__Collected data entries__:
★ ★ ★
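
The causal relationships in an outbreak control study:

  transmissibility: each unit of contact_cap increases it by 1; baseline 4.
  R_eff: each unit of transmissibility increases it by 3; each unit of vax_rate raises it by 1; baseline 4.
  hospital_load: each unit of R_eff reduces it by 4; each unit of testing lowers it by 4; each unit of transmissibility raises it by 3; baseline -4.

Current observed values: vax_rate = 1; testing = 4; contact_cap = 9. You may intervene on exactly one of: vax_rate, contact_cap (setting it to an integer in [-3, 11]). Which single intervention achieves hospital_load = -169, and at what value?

Intervening on vax_rate: with other inputs at their observed values, hospital_load = -4*vax_rate - 153. Solving for -169 gives vax_rate = 4, within [-3, 11].
Intervening on contact_cap: hospital_load = -9*contact_cap - 76. Reaching -169 requires contact_cap = 31/3, not an integer.

set vax_rate = 4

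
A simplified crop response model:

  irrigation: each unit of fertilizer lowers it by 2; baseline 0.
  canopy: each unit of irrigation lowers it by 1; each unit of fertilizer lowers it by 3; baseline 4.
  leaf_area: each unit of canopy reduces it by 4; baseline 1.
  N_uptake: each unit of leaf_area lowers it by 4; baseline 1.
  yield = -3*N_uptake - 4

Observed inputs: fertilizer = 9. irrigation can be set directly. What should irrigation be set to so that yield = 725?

Intervening on irrigation fixes its value directly, overriding its dependence on fertilizer.
Substituting into the canopy equation gives canopy = -irrigation - 23.
This gives leaf_area = 4*irrigation + 93.
N_uptake becomes -16*irrigation - 371.
Substituting into the yield equation gives yield = 48*irrigation + 1109.
Solve 48*irrigation + 1109 = 725: irrigation = (725 - 1109) / 48 = -8.

irrigation = -8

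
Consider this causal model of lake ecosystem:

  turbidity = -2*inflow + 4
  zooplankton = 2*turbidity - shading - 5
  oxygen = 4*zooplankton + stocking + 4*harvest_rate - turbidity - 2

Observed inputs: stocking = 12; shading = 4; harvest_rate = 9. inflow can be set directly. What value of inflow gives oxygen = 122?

Substituting into the zooplankton equation gives zooplankton = -4*inflow - 1.
Substituting into the oxygen equation gives oxygen = -14*inflow + 38.
Solve -14*inflow + 38 = 122: inflow = (122 - 38) / -14 = -6.

inflow = -6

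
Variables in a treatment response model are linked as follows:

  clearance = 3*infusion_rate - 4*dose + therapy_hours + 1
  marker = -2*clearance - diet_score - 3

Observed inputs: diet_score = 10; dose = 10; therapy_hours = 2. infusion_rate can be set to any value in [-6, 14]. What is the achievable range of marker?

Substituting into the clearance equation gives clearance = 3*infusion_rate - 37.
So marker = -6*infusion_rate + 61.
Linear in infusion_rate, so extremes are at the endpoints: infusion_rate = -6 gives marker = 97; infusion_rate = 14 gives marker = -23.

-23 to 97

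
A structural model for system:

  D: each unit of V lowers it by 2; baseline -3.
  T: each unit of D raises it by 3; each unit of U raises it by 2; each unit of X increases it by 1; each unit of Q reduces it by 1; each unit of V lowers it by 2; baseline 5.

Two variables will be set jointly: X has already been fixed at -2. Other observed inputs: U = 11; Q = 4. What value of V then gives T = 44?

With X held at -2:
Substituting into the T equation gives T = -8*V + 12.
Solve -8*V + 12 = 44: V = (44 - 12) / -8 = -4.

V = -4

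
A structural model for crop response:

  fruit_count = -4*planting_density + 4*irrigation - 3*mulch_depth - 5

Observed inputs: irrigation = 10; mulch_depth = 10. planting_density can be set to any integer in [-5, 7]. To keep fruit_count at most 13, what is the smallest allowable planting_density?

planting_density = -2

Substituting into the fruit_count equation gives fruit_count = -4*planting_density + 5.
Require -4*planting_density + 5 ≤ 13, so planting_density ≥ -2.
The smallest integer in [-5, 7] satisfying this is -2.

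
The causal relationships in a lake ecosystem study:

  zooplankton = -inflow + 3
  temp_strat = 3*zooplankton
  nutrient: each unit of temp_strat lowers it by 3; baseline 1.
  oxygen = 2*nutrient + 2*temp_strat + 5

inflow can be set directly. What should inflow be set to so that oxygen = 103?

Substituting into the temp_strat equation gives temp_strat = -3*inflow + 9.
nutrient becomes 9*inflow - 26.
This gives oxygen = 12*inflow - 29.
Solve 12*inflow - 29 = 103: inflow = (103 + 29) / 12 = 11.

inflow = 11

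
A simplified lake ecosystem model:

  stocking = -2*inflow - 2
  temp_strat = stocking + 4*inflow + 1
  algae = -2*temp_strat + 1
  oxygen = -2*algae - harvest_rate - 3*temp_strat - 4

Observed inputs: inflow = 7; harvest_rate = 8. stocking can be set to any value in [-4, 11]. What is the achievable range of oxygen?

11 to 26

Intervening on stocking fixes its value directly, overriding its dependence on inflow.
Substituting into the temp_strat equation gives temp_strat = stocking + 29.
Substituting into the algae equation gives algae = -2*stocking - 57.
Substituting into the oxygen equation gives oxygen = stocking + 15.
Linear in stocking, so extremes are at the endpoints: stocking = -4 gives oxygen = 11; stocking = 11 gives oxygen = 26.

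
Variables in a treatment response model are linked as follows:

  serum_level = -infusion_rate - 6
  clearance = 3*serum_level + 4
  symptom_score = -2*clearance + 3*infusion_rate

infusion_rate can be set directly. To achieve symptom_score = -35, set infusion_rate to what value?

Substituting into the clearance equation gives clearance = -3*infusion_rate - 14.
So symptom_score = 9*infusion_rate + 28.
Solve 9*infusion_rate + 28 = -35: infusion_rate = (-35 - 28) / 9 = -7.

infusion_rate = -7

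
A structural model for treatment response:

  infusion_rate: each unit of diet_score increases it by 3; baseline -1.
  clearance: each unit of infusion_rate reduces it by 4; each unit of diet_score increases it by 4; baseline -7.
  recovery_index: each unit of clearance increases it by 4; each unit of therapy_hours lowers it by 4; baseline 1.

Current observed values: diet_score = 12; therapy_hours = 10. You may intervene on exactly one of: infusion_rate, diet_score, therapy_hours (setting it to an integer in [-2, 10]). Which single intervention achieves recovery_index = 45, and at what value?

Intervening on infusion_rate: with other inputs at their observed values, recovery_index = -16*infusion_rate + 125. Solving for 45 gives infusion_rate = 5, within [-2, 10].
Intervening on diet_score: recovery_index = -32*diet_score - 51. Reaching 45 requires diet_score = -3, outside [-2, 10].
Intervening on therapy_hours: recovery_index = -4*therapy_hours - 395. Reaching 45 requires therapy_hours = -110, outside [-2, 10].

set infusion_rate = 5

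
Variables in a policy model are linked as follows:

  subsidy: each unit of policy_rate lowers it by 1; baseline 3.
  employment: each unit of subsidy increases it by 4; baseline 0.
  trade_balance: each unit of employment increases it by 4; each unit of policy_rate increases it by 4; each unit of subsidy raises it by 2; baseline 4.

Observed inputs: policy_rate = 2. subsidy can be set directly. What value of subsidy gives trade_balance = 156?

Intervening on subsidy fixes its value directly, overriding its dependence on policy_rate.
Substituting into the trade_balance equation gives trade_balance = 18*subsidy + 12.
Solve 18*subsidy + 12 = 156: subsidy = (156 - 12) / 18 = 8.

subsidy = 8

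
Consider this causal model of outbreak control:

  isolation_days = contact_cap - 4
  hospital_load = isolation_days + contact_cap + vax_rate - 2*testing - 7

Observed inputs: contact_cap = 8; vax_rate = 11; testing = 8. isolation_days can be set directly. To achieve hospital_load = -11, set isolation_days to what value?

isolation_days = -7

Intervening on isolation_days fixes its value directly, overriding its dependence on contact_cap.
Substituting into the hospital_load equation gives hospital_load = isolation_days - 4.
Solve isolation_days - 4 = -11: isolation_days = (-11 + 4) / 1 = -7.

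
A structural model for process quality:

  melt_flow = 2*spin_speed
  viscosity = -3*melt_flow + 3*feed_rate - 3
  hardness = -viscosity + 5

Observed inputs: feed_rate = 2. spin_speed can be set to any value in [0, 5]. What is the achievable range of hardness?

Substituting into the viscosity equation gives viscosity = -6*spin_speed + 3.
Substituting into the hardness equation gives hardness = 6*spin_speed + 2.
Linear in spin_speed, so extremes are at the endpoints: spin_speed = 0 gives hardness = 2; spin_speed = 5 gives hardness = 32.

2 to 32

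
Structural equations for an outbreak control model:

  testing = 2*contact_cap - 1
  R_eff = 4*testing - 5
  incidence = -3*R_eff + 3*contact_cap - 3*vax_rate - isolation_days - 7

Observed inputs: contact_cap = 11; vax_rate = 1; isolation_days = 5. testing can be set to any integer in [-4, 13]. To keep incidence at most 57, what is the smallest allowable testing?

testing = -2

Intervening on testing fixes its value directly, overriding its dependence on contact_cap.
Substituting into the incidence equation gives incidence = -12*testing + 33.
Require -12*testing + 33 ≤ 57, so testing ≥ -2.
The smallest integer in [-4, 13] satisfying this is -2.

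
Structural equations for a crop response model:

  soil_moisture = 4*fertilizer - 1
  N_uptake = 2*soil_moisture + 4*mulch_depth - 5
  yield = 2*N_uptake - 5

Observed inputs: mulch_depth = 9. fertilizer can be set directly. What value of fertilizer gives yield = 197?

fertilizer = 9

Substituting into the N_uptake equation gives N_uptake = 8*fertilizer + 29.
So yield = 16*fertilizer + 53.
Solve 16*fertilizer + 53 = 197: fertilizer = (197 - 53) / 16 = 9.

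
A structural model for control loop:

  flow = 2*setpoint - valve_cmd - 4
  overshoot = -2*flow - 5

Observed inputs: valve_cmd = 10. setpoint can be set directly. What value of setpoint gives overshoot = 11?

setpoint = 3

Substituting into the flow equation gives flow = 2*setpoint - 14.
overshoot becomes -4*setpoint + 23.
Solve -4*setpoint + 23 = 11: setpoint = (11 - 23) / -4 = 3.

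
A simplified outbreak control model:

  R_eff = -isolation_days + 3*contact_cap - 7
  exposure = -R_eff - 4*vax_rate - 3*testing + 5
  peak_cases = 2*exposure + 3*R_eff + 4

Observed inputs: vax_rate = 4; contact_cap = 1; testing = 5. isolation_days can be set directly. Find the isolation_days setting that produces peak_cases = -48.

Substituting into the R_eff equation gives R_eff = -isolation_days - 4.
Substituting into the exposure equation gives exposure = isolation_days - 22.
This gives peak_cases = -isolation_days - 52.
Solve -isolation_days - 52 = -48: isolation_days = (-48 + 52) / -1 = -4.

isolation_days = -4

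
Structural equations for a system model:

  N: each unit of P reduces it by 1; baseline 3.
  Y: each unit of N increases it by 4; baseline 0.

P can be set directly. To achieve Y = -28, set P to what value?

P = 10

Substituting into the Y equation gives Y = -4*P + 12.
Solve -4*P + 12 = -28: P = (-28 - 12) / -4 = 10.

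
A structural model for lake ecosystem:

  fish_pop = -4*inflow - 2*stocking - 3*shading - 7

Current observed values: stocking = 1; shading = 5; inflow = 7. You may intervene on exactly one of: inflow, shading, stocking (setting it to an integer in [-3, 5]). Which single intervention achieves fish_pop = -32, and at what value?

Intervening on inflow: with other inputs at their observed values, fish_pop = -4*inflow - 24. Solving for -32 gives inflow = 2, within [-3, 5].
Intervening on shading: fish_pop = -3*shading - 37. Reaching -32 requires shading = -5/3, not an integer.
Intervening on stocking: fish_pop = -2*stocking - 50. Reaching -32 requires stocking = -9, outside [-3, 5].

set inflow = 2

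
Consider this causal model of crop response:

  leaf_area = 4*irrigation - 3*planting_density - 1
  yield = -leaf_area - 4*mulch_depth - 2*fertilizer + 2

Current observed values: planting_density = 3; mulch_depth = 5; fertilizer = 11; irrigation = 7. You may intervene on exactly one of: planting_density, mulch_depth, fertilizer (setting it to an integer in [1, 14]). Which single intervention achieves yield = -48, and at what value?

Intervening on planting_density: yield = 3*planting_density - 67. Reaching -48 requires planting_density = 19/3, not an integer.
Intervening on mulch_depth: yield = -4*mulch_depth - 38. Reaching -48 requires mulch_depth = 5/2, not an integer.
Intervening on fertilizer: with other inputs at their observed values, yield = -2*fertilizer - 36. Solving for -48 gives fertilizer = 6, within [1, 14].

set fertilizer = 6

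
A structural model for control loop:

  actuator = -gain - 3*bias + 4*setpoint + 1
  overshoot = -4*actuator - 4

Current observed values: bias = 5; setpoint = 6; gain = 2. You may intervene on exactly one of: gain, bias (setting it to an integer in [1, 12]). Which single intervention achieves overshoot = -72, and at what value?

Intervening on gain: overshoot = 4*gain - 44. Reaching -72 requires gain = -7, outside [1, 12].
Intervening on bias: with other inputs at their observed values, overshoot = 12*bias - 96. Solving for -72 gives bias = 2, within [1, 12].

set bias = 2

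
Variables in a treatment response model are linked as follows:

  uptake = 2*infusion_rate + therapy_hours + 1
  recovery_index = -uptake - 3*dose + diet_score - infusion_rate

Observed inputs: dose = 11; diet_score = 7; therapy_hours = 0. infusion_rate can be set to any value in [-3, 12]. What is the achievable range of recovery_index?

Substituting into the uptake equation gives uptake = 2*infusion_rate + 1.
So recovery_index = -3*infusion_rate - 27.
Linear in infusion_rate, so extremes are at the endpoints: infusion_rate = -3 gives recovery_index = -18; infusion_rate = 12 gives recovery_index = -63.

-63 to -18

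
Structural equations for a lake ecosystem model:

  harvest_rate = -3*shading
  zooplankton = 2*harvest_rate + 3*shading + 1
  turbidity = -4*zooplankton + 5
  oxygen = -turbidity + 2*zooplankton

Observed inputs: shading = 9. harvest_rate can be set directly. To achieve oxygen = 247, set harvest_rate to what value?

harvest_rate = 7

Intervening on harvest_rate fixes its value directly, overriding its dependence on shading.
Substituting into the zooplankton equation gives zooplankton = 2*harvest_rate + 28.
This gives turbidity = -8*harvest_rate - 107.
This gives oxygen = 12*harvest_rate + 163.
Solve 12*harvest_rate + 163 = 247: harvest_rate = (247 - 163) / 12 = 7.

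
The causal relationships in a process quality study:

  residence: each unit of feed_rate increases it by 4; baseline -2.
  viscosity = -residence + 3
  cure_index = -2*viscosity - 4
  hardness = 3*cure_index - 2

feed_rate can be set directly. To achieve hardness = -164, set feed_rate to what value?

feed_rate = -5

Substituting into the viscosity equation gives viscosity = -4*feed_rate + 5.
So cure_index = 8*feed_rate - 14.
This gives hardness = 24*feed_rate - 44.
Solve 24*feed_rate - 44 = -164: feed_rate = (-164 + 44) / 24 = -5.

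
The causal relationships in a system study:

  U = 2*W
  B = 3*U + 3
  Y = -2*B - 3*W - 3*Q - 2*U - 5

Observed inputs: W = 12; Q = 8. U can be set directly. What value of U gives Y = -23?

Intervening on U fixes its value directly, overriding its dependence on W.
Substituting into the Y equation gives Y = -8*U - 71.
Solve -8*U - 71 = -23: U = (-23 + 71) / -8 = -6.

U = -6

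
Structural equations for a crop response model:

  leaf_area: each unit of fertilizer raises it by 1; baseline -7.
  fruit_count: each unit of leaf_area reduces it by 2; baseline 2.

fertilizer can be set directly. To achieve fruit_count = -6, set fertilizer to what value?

Substituting into the fruit_count equation gives fruit_count = -2*fertilizer + 16.
Solve -2*fertilizer + 16 = -6: fertilizer = (-6 - 16) / -2 = 11.

fertilizer = 11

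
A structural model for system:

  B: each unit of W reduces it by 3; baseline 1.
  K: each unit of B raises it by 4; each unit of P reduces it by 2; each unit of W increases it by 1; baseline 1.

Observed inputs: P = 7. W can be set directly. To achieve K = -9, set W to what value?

W = 0

Substituting into the K equation gives K = -11*W - 9.
Solve -11*W - 9 = -9: W = (-9 + 9) / -11 = 0.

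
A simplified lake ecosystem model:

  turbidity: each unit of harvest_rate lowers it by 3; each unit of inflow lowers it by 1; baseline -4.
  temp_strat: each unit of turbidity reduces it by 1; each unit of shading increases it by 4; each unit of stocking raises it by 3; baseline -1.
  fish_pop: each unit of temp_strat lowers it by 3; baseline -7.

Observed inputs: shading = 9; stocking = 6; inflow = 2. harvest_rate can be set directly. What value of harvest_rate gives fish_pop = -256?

Substituting into the turbidity equation gives turbidity = -3*harvest_rate - 6.
Substituting into the temp_strat equation gives temp_strat = 3*harvest_rate + 59.
Substituting into the fish_pop equation gives fish_pop = -9*harvest_rate - 184.
Solve -9*harvest_rate - 184 = -256: harvest_rate = (-256 + 184) / -9 = 8.

harvest_rate = 8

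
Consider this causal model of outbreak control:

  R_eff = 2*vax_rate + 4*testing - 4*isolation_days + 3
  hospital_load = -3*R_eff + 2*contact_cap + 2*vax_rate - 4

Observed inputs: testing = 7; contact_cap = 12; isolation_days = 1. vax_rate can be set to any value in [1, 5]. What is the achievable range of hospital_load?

-81 to -65

Substituting into the R_eff equation gives R_eff = 2*vax_rate + 27.
Substituting into the hospital_load equation gives hospital_load = -4*vax_rate - 61.
Linear in vax_rate, so extremes are at the endpoints: vax_rate = 1 gives hospital_load = -65; vax_rate = 5 gives hospital_load = -81.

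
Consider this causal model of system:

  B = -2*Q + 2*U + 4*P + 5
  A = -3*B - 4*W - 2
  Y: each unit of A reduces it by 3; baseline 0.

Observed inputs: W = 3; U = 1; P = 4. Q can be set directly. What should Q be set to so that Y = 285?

Substituting into the B equation gives B = -2*Q + 23.
A becomes 6*Q - 83.
Substituting into the Y equation gives Y = -18*Q + 249.
Solve -18*Q + 249 = 285: Q = (285 - 249) / -18 = -2.

Q = -2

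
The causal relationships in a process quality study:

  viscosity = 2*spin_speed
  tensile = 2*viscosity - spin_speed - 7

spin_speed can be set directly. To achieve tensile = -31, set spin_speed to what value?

spin_speed = -8

Substituting into the tensile equation gives tensile = 3*spin_speed - 7.
Solve 3*spin_speed - 7 = -31: spin_speed = (-31 + 7) / 3 = -8.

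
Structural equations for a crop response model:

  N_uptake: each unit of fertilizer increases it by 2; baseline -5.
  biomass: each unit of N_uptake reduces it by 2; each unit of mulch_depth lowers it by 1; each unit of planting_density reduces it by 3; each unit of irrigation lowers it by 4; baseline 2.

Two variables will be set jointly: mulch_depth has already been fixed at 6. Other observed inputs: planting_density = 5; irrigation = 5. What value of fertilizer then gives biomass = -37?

With mulch_depth held at 6:
Substituting into the biomass equation gives biomass = -4*fertilizer - 29.
Solve -4*fertilizer - 29 = -37: fertilizer = (-37 + 29) / -4 = 2.

fertilizer = 2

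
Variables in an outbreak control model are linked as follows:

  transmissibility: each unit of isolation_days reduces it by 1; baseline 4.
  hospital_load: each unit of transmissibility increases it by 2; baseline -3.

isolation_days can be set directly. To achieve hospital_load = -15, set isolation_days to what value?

isolation_days = 10

Substituting into the hospital_load equation gives hospital_load = -2*isolation_days + 5.
Solve -2*isolation_days + 5 = -15: isolation_days = (-15 - 5) / -2 = 10.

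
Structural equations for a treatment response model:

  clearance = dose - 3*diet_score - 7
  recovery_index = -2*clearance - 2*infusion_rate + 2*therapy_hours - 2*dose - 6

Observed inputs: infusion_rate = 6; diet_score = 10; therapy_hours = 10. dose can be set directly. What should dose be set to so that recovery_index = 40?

dose = 9

Substituting into the clearance equation gives clearance = dose - 37.
recovery_index becomes -4*dose + 76.
Solve -4*dose + 76 = 40: dose = (40 - 76) / -4 = 9.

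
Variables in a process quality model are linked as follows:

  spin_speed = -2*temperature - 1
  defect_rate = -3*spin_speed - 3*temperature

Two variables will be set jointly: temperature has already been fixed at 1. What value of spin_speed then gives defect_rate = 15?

With temperature held at 1:
Intervening on spin_speed fixes its value directly, overriding its dependence on temperature.
Substituting into the defect_rate equation gives defect_rate = -3*spin_speed - 3.
Solve -3*spin_speed - 3 = 15: spin_speed = (15 + 3) / -3 = -6.

spin_speed = -6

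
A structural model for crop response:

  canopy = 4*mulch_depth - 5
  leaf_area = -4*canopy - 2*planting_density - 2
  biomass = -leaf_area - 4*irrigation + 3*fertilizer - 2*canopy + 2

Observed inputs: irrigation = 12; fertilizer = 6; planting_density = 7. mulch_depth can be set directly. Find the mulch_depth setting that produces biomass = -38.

Substituting into the leaf_area equation gives leaf_area = -16*mulch_depth + 4.
biomass becomes 8*mulch_depth - 22.
Solve 8*mulch_depth - 22 = -38: mulch_depth = (-38 + 22) / 8 = -2.

mulch_depth = -2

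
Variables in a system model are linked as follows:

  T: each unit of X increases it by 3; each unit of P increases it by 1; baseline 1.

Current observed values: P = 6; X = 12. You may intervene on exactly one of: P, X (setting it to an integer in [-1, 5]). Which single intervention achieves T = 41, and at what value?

Intervening on P: with other inputs at their observed values, T = P + 37. Solving for 41 gives P = 4, within [-1, 5].
Intervening on X: T = 3*X + 7. Reaching 41 requires X = 34/3, not an integer.

set P = 4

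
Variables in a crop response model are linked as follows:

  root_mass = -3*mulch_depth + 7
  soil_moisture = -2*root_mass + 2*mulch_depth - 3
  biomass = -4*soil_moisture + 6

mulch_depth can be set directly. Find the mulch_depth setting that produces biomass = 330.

mulch_depth = -8

Substituting into the soil_moisture equation gives soil_moisture = 8*mulch_depth - 17.
Substituting into the biomass equation gives biomass = -32*mulch_depth + 74.
Solve -32*mulch_depth + 74 = 330: mulch_depth = (330 - 74) / -32 = -8.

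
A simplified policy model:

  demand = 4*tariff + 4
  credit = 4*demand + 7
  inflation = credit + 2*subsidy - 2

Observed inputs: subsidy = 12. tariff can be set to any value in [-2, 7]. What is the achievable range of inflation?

13 to 157

Substituting into the credit equation gives credit = 16*tariff + 23.
Substituting into the inflation equation gives inflation = 16*tariff + 45.
Linear in tariff, so extremes are at the endpoints: tariff = -2 gives inflation = 13; tariff = 7 gives inflation = 157.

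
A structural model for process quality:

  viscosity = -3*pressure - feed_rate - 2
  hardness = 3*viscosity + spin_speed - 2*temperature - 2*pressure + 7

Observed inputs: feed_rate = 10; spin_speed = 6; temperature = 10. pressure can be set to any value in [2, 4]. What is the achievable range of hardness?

Substituting into the viscosity equation gives viscosity = -3*pressure - 12.
hardness becomes -11*pressure - 43.
Linear in pressure, so extremes are at the endpoints: pressure = 2 gives hardness = -65; pressure = 4 gives hardness = -87.

-87 to -65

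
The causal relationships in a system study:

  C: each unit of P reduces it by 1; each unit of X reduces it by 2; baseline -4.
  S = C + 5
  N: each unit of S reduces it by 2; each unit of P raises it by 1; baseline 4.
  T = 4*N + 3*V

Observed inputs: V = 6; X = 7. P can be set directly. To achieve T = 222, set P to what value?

P = 7

Substituting into the C equation gives C = -P - 18.
This gives S = -P - 13.
Substituting into the N equation gives N = 3*P + 30.
Substituting into the T equation gives T = 12*P + 138.
Solve 12*P + 138 = 222: P = (222 - 138) / 12 = 7.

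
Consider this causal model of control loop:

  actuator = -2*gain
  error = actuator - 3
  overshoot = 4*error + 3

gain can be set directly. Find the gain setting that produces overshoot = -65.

gain = 7

Substituting into the error equation gives error = -2*gain - 3.
Substituting into the overshoot equation gives overshoot = -8*gain - 9.
Solve -8*gain - 9 = -65: gain = (-65 + 9) / -8 = 7.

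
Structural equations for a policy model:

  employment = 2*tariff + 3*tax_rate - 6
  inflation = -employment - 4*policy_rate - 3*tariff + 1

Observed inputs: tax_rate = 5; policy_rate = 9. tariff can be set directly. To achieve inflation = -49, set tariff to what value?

Substituting into the employment equation gives employment = 2*tariff + 9.
Substituting into the inflation equation gives inflation = -5*tariff - 44.
Solve -5*tariff - 44 = -49: tariff = (-49 + 44) / -5 = 1.

tariff = 1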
★ ★ ★
__What is expected__:
Which lines in the data above hold the string "ecosystem"? Show each one.

__Response area__:
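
Consider this causal model of lake ecosystem:
The causal relationships in a lake ecosystem study:
A simplified lake ecosystem model:
A structural model for lake ecosystem:
Structural equations for a lake ecosystem model:
A simplified lake ecosystem model: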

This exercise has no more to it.